# Records for processing:
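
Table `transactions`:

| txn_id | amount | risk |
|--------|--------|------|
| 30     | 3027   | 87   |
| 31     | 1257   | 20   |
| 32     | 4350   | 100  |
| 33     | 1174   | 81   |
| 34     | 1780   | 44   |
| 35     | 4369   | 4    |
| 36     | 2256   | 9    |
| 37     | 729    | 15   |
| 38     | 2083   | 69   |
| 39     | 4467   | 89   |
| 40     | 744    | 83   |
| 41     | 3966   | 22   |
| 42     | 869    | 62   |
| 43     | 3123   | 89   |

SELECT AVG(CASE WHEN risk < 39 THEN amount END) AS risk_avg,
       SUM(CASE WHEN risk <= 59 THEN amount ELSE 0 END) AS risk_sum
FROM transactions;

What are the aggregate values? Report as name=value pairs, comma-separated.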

# Exercise details:
Your reply is to be the number of lines above in which the word "THEN" appears, and nothing else.

# Exercise answer:
2